══ DATA TO USE ══
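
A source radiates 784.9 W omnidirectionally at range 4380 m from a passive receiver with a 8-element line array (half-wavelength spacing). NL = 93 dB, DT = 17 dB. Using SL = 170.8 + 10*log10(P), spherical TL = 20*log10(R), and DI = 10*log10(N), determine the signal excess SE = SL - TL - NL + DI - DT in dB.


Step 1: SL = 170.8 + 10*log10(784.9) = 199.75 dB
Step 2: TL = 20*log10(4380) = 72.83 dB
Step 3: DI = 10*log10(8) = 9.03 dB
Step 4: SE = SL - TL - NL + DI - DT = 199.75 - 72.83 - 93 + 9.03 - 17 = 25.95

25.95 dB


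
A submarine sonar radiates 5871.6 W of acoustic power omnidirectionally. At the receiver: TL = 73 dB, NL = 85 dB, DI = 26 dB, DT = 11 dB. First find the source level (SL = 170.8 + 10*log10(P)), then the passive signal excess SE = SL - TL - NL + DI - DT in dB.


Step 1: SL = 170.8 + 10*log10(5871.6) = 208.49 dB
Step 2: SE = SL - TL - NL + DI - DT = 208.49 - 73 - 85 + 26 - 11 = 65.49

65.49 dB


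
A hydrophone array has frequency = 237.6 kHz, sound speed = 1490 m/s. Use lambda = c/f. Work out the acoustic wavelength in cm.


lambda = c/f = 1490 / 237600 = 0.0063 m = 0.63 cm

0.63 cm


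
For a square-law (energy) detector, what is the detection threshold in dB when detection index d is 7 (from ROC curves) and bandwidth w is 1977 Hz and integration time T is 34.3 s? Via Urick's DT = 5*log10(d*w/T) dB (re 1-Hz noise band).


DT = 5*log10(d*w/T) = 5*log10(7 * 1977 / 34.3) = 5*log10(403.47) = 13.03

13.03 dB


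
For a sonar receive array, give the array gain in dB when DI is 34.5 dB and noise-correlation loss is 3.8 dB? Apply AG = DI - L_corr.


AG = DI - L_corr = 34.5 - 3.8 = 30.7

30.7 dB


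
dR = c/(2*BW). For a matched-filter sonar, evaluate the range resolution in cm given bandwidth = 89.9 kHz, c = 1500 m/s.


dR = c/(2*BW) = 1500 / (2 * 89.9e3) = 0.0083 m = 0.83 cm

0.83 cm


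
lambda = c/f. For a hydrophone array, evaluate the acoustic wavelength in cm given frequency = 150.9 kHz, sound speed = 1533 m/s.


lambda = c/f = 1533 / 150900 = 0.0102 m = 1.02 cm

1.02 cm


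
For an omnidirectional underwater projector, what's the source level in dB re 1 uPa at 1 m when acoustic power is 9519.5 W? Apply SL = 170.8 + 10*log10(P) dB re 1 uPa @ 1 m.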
═══
§ **WORK TASK**
Your answer must be the lines from the one with "A hydrophone array has" through the last line of the data, repeated exactly and with nothing else.

§ **WORKED SOLUTION**
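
A hydrophone array has frequency = 237.6 kHz, sound speed = 1490 m/s. Use lambda = c/f. Work out the acoustic wavelength in cm.


lambda = c/f = 1490 / 237600 = 0.0063 m = 0.63 cm

0.63 cm


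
For a square-law (energy) detector, what is the detection threshold in dB when detection index d is 7 (from ROC curves) and bandwidth w is 1977 Hz and integration time T is 34.3 s? Via Urick's DT = 5*log10(d*w/T) dB (re 1-Hz noise band).


DT = 5*log10(d*w/T) = 5*log10(7 * 1977 / 34.3) = 5*log10(403.47) = 13.03

13.03 dB


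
For a sonar receive array, give the array gain in dB when DI is 34.5 dB and noise-correlation loss is 3.8 dB? Apply AG = DI - L_corr.


AG = DI - L_corr = 34.5 - 3.8 = 30.7

30.7 dB


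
dR = c/(2*BW). For a matched-filter sonar, evaluate the range resolution in cm given bandwidth = 89.9 kHz, c = 1500 m/s.


dR = c/(2*BW) = 1500 / (2 * 89.9e3) = 0.0083 m = 0.83 cm

0.83 cm


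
lambda = c/f. For a hydrophone array, evaluate the acoustic wavelength in cm given frequency = 150.9 kHz, sound speed = 1533 m/s.


lambda = c/f = 1533 / 150900 = 0.0102 m = 1.02 cm

1.02 cm


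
For an omnidirectional underwater projector, what's the source level in dB re 1 uPa at 1 m when acoustic power is 9519.5 W? Apply SL = 170.8 + 10*log10(P) dB re 1 uPa @ 1 m.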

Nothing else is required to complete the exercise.